• PROBLEM
From the records below, count the lines holding the string "shipped". Only the number is wanted.
[[ RECORDS PROVIDED open ]]
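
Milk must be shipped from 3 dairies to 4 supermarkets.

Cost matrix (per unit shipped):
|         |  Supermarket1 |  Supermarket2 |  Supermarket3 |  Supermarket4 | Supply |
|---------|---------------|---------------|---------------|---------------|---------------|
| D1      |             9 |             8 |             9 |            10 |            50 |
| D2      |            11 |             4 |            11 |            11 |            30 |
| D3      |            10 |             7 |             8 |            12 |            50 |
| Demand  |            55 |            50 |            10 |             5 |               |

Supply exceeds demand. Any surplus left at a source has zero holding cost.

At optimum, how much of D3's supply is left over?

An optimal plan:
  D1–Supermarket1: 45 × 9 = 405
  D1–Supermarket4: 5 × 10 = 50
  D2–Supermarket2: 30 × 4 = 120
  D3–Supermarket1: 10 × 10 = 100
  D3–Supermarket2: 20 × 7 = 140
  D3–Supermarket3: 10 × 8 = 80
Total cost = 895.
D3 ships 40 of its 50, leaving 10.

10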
[[ RECORDS PROVIDED closed ]]
[[ RECORDS PROVIDED open ]]
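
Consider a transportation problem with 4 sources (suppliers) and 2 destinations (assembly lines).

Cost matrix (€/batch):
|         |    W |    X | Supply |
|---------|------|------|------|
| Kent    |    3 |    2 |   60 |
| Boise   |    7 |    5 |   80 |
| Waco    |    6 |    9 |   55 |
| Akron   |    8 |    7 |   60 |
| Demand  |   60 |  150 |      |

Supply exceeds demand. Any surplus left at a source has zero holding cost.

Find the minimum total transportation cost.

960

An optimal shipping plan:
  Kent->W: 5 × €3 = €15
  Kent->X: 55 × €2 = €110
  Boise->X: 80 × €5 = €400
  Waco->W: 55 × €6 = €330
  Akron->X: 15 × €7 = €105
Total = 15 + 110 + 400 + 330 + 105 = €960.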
[[ RECORDS PROVIDED closed ]]
• ANSWER BOX
2